• [Exercise brief]
Beginning at the line that contains "Four provinces have", return every remaining line of the data below exactly; return nothing before it.

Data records
'''

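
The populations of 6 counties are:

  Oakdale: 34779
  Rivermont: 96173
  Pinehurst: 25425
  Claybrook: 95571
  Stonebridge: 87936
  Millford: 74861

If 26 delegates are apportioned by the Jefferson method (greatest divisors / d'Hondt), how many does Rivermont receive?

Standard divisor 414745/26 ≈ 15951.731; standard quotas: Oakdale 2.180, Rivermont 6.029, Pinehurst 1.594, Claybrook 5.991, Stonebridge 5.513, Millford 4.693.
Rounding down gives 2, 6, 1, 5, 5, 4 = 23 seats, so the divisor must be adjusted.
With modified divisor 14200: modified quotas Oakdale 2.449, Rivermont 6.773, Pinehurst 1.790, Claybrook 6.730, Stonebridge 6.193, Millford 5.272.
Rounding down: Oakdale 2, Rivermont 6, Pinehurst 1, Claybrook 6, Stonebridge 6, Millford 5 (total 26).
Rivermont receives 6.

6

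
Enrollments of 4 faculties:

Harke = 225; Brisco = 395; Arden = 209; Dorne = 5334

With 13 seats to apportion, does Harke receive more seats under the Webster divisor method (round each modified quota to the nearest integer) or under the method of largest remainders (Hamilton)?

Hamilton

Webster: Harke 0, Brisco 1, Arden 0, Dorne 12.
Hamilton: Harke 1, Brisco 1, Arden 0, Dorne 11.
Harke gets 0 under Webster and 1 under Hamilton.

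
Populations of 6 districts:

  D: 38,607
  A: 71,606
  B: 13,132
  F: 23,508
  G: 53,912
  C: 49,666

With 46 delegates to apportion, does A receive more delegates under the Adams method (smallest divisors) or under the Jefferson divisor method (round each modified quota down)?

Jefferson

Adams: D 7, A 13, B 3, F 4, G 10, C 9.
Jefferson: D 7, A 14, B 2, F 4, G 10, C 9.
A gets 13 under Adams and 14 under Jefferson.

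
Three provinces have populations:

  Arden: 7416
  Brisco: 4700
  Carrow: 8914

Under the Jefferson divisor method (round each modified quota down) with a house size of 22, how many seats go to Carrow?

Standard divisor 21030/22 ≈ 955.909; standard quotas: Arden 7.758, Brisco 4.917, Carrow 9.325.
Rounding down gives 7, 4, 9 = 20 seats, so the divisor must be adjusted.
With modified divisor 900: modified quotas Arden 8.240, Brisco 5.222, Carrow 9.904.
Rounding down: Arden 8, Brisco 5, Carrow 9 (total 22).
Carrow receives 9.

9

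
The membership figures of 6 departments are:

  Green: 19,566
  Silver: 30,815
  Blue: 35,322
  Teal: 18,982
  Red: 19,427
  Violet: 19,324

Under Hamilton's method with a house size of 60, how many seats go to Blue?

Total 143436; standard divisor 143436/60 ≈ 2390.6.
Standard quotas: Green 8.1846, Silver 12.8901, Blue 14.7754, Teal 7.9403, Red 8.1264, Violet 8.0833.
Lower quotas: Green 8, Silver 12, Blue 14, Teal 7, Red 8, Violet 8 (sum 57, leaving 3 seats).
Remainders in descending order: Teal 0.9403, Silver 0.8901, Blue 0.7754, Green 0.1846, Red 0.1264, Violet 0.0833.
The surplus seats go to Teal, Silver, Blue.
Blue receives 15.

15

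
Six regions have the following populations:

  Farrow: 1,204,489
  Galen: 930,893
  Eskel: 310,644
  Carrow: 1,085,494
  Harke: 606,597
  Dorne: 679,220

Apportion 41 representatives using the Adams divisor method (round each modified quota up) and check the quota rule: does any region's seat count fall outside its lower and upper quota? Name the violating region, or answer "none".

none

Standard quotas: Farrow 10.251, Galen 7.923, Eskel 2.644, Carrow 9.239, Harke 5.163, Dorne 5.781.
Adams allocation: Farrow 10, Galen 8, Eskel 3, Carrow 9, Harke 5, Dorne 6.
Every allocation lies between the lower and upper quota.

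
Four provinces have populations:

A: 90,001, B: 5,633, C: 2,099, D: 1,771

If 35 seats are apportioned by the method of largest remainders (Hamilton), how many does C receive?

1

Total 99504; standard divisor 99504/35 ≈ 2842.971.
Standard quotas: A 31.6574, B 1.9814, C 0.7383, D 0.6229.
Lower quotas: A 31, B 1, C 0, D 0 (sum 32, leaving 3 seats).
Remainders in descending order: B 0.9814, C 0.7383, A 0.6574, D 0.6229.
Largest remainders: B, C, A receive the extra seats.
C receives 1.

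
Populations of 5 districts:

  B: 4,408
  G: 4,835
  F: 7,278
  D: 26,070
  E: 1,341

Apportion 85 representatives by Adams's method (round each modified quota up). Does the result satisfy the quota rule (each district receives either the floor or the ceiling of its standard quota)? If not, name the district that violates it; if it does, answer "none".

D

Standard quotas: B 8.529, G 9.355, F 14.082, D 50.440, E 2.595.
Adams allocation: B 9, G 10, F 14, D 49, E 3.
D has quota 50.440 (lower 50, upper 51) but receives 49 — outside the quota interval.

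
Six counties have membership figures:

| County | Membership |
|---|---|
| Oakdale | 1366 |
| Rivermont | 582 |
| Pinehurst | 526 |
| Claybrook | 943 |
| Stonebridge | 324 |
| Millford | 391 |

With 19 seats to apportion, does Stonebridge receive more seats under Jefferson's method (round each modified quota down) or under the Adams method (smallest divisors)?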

'''

• [Solved problem]
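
Four provinces have populations:

A: 90,001, B: 5,633, C: 2,099, D: 1,771

If 35 seats are apportioned by the method of largest remainders (Hamilton), how many does C receive?

1

Total 99504; standard divisor 99504/35 ≈ 2842.971.
Standard quotas: A 31.6574, B 1.9814, C 0.7383, D 0.6229.
Lower quotas: A 31, B 1, C 0, D 0 (sum 32, leaving 3 seats).
Remainders in descending order: B 0.9814, C 0.7383, A 0.6574, D 0.6229.
Largest remainders: B, C, A receive the extra seats.
C receives 1.

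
Populations of 5 districts:

  B: 4,408
  G: 4,835
  F: 7,278
  D: 26,070
  E: 1,341

Apportion 85 representatives by Adams's method (round each modified quota up). Does the result satisfy the quota rule (each district receives either the floor or the ceiling of its standard quota)? If not, name the district that violates it; if it does, answer "none".

D

Standard quotas: B 8.529, G 9.355, F 14.082, D 50.440, E 2.595.
Adams allocation: B 9, G 10, F 14, D 49, E 3.
D has quota 50.440 (lower 50, upper 51) but receives 49 — outside the quota interval.

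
Six counties have membership figures:

| County | Membership |
|---|---|
| Oakdale | 1366 |
| Rivermont | 582 |
| Pinehurst | 526 |
| Claybrook | 943 |
| Stonebridge | 324 |
| Millford | 391 |

With 19 seats to apportion, does Stonebridge receive more seats under Jefferson's method (round each modified quota down) or under the Adams method (smallest divisors)?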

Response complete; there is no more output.